**The problem**
Each line from the first down to the one containing "node 6: val=50, next=7" should be returned exactly as it appears below.

**Available data**

Segment Open

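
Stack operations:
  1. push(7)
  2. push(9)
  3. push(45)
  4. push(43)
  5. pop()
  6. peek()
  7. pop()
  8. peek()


push(7) -> [7]
push(9) -> [7, 9]
push(45) -> [7, 9, 45]
push(43) -> [7, 9, 45, 43]
pop()->43, [7, 9, 45]
peek()->45
pop()->45, [7, 9]
peek()->9

Final stack: [7, 9]


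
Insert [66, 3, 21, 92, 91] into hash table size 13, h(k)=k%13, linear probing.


Insert 66: h=1 -> slot 1
Insert 3: h=3 -> slot 3
Insert 21: h=8 -> slot 8
Insert 92: h=1, 1 probes -> slot 2
Insert 91: h=0 -> slot 0

Table: [91, 66, 92, 3, None, None, None, None, 21, None, None, None, None]


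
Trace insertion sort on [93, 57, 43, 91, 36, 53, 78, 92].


Initial: [93, 57, 43, 91, 36, 53, 78, 92]
Insert 57: [57, 93, 43, 91, 36, 53, 78, 92]
Insert 43: [43, 57, 93, 91, 36, 53, 78, 92]
Insert 91: [43, 57, 91, 93, 36, 53, 78, 92]
Insert 36: [36, 43, 57, 91, 93, 53, 78, 92]
Insert 53: [36, 43, 53, 57, 91, 93, 78, 92]
Insert 78: [36, 43, 53, 57, 78, 91, 93, 92]
Insert 92: [36, 43, 53, 57, 78, 91, 92, 93]

Sorted: [36, 43, 53, 57, 78, 91, 92, 93]


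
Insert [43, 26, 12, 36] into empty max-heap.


Insert 43: [43]
Insert 26: [43, 26]
Insert 12: [43, 26, 12]
Insert 36: [43, 36, 12, 26]

Final heap: [43, 36, 12, 26]


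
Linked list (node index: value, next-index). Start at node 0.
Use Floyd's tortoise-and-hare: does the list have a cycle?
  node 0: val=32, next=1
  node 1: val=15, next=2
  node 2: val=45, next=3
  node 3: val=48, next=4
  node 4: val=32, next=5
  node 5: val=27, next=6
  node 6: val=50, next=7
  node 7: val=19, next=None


Floyd's tortoise (slow, +1) and hare (fast, +2):
  init: slow=0, fast=0
  step 1: slow=1, fast=2
  step 2: slow=2, fast=4
  step 3: slow=3, fast=6
  step 4: fast 6->7->None, no cycle

Cycle: no


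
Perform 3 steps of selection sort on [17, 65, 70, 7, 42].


Initial: [17, 65, 70, 7, 42]
Step 1: min=7 at 3
  Swap: [7, 65, 70, 17, 42]
Step 2: min=17 at 3
  Swap: [7, 17, 70, 65, 42]
Step 3: min=42 at 4
  Swap: [7, 17, 42, 65, 70]

After 3 steps: [7, 17, 42, 65, 70]


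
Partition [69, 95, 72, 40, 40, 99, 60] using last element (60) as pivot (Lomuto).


Pivot: 60
  40 <= 60: swap -> [40, 95, 72, 69, 40, 99, 60]
  40 <= 60: swap -> [40, 40, 72, 69, 95, 99, 60]
Place pivot at 2: [40, 40, 60, 69, 95, 99, 72]

Partitioned: [40, 40, 60, 69, 95, 99, 72]


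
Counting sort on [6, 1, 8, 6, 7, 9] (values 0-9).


Input: [6, 1, 8, 6, 7, 9]
Counts: [0, 1, 0, 0, 0, 0, 2, 1, 1, 1]

Sorted: [1, 6, 6, 7, 8, 9]


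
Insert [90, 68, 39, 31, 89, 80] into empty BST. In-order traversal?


Insert 90: root
Insert 68: L from 90
Insert 39: L from 90 -> L from 68
Insert 31: L from 90 -> L from 68 -> L from 39
Insert 89: L from 90 -> R from 68
Insert 80: L from 90 -> R from 68 -> L from 89

In-order: [31, 39, 68, 80, 89, 90]


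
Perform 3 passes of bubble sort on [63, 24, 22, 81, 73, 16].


Initial: [63, 24, 22, 81, 73, 16]
Pass 1: [24, 22, 63, 73, 16, 81] (4 swaps)
Pass 2: [22, 24, 63, 16, 73, 81] (2 swaps)
Pass 3: [22, 24, 16, 63, 73, 81] (1 swaps)

After 3 passes: [22, 24, 16, 63, 73, 81]


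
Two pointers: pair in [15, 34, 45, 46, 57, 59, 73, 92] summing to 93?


lo=0(15)+hi=7(92)=107
lo=0(15)+hi=6(73)=88
lo=1(34)+hi=6(73)=107
lo=1(34)+hi=5(59)=93

Yes: 34+59=93


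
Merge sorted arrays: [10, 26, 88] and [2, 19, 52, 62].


Take 2 from B
Take 10 from A
Take 19 from B
Take 26 from A
Take 52 from B
Take 62 from B

Merged: [2, 10, 19, 26, 52, 62, 88]


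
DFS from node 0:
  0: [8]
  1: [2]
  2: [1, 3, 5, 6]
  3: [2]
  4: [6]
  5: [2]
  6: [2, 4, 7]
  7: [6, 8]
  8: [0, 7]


Visit 0, push [8]
Visit 8, push [7]
Visit 7, push [6]
Visit 6, push [4, 2]
Visit 2, push [5, 3, 1]
Visit 1, push []
Visit 3, push []
Visit 5, push []
Visit 4, push []

DFS order: [0, 8, 7, 6, 2, 1, 3, 5, 4]


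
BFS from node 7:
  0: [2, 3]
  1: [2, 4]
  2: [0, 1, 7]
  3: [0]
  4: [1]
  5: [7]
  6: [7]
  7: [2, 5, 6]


Visit 7, enqueue [2, 5, 6]
Visit 2, enqueue [0, 1]
Visit 5, enqueue []
Visit 6, enqueue []
Visit 0, enqueue [3]
Visit 1, enqueue [4]
Visit 3, enqueue []
Visit 4, enqueue []

BFS order: [7, 2, 5, 6, 0, 1, 3, 4]


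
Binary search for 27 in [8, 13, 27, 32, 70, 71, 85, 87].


Step 1: lo=0, hi=7, mid=3, val=32
Step 2: lo=0, hi=2, mid=1, val=13
Step 3: lo=2, hi=2, mid=2, val=27

Found at index 2


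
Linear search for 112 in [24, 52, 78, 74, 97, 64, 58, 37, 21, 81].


i=0: 24!=112
i=1: 52!=112
i=2: 78!=112
i=3: 74!=112
i=4: 97!=112
i=5: 64!=112
i=6: 58!=112
i=7: 37!=112
i=8: 21!=112
i=9: 81!=112

Not found, 10 comps


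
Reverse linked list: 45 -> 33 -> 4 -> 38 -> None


Step 1: curr=45, set curr.next=prev(None) | reversed so far: 45
Step 2: curr=33, set curr.next=prev(45) | reversed so far: 33 -> 45
Step 3: curr=4, set curr.next=prev(33) | reversed so far: 4 -> 33 -> 45
Step 4: curr=38, set curr.next=prev(4) | reversed so far: 38 -> 4 -> 33 -> 45

38 -> 4 -> 33 -> 45 -> None


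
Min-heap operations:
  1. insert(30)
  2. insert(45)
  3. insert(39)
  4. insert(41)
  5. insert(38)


insert(30) -> [30]
insert(45) -> [30, 45]
insert(39) -> [30, 45, 39]
insert(41) -> [30, 41, 39, 45]
insert(38) -> [30, 38, 39, 45, 41]

Final heap: [30, 38, 39, 45, 41]


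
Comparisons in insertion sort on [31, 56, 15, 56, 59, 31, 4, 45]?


Algorithm: insertion sort
Input: [31, 56, 15, 56, 59, 31, 4, 45]
Sorted: [4, 15, 31, 31, 45, 56, 56, 59]

19


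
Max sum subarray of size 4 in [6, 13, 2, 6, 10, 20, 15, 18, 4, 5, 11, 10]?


[0:4]: 27
[1:5]: 31
[2:6]: 38
[3:7]: 51
[4:8]: 63
[5:9]: 57
[6:10]: 42
[7:11]: 38
[8:12]: 30

Max: 63 at [4:8]


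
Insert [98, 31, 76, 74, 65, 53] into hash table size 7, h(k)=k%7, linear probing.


Insert 98: h=0 -> slot 0
Insert 31: h=3 -> slot 3
Insert 76: h=6 -> slot 6
Insert 74: h=4 -> slot 4
Insert 65: h=2 -> slot 2
Insert 53: h=4, 1 probes -> slot 5

Table: [98, None, 65, 31, 74, 53, 76]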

Segment Closed

**Written reply**
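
Stack operations:
  1. push(7)
  2. push(9)
  3. push(45)
  4. push(43)
  5. pop()
  6. peek()
  7. pop()
  8. peek()


push(7) -> [7]
push(9) -> [7, 9]
push(45) -> [7, 9, 45]
push(43) -> [7, 9, 45, 43]
pop()->43, [7, 9, 45]
peek()->45
pop()->45, [7, 9]
peek()->9

Final stack: [7, 9]


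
Insert [66, 3, 21, 92, 91] into hash table size 13, h(k)=k%13, linear probing.


Insert 66: h=1 -> slot 1
Insert 3: h=3 -> slot 3
Insert 21: h=8 -> slot 8
Insert 92: h=1, 1 probes -> slot 2
Insert 91: h=0 -> slot 0

Table: [91, 66, 92, 3, None, None, None, None, 21, None, None, None, None]


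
Trace insertion sort on [93, 57, 43, 91, 36, 53, 78, 92].


Initial: [93, 57, 43, 91, 36, 53, 78, 92]
Insert 57: [57, 93, 43, 91, 36, 53, 78, 92]
Insert 43: [43, 57, 93, 91, 36, 53, 78, 92]
Insert 91: [43, 57, 91, 93, 36, 53, 78, 92]
Insert 36: [36, 43, 57, 91, 93, 53, 78, 92]
Insert 53: [36, 43, 53, 57, 91, 93, 78, 92]
Insert 78: [36, 43, 53, 57, 78, 91, 93, 92]
Insert 92: [36, 43, 53, 57, 78, 91, 92, 93]

Sorted: [36, 43, 53, 57, 78, 91, 92, 93]


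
Insert [43, 26, 12, 36] into empty max-heap.


Insert 43: [43]
Insert 26: [43, 26]
Insert 12: [43, 26, 12]
Insert 36: [43, 36, 12, 26]

Final heap: [43, 36, 12, 26]


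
Linked list (node index: value, next-index). Start at node 0.
Use Floyd's tortoise-and-hare: does the list have a cycle?
  node 0: val=32, next=1
  node 1: val=15, next=2
  node 2: val=45, next=3
  node 3: val=48, next=4
  node 4: val=32, next=5
  node 5: val=27, next=6
  node 6: val=50, next=7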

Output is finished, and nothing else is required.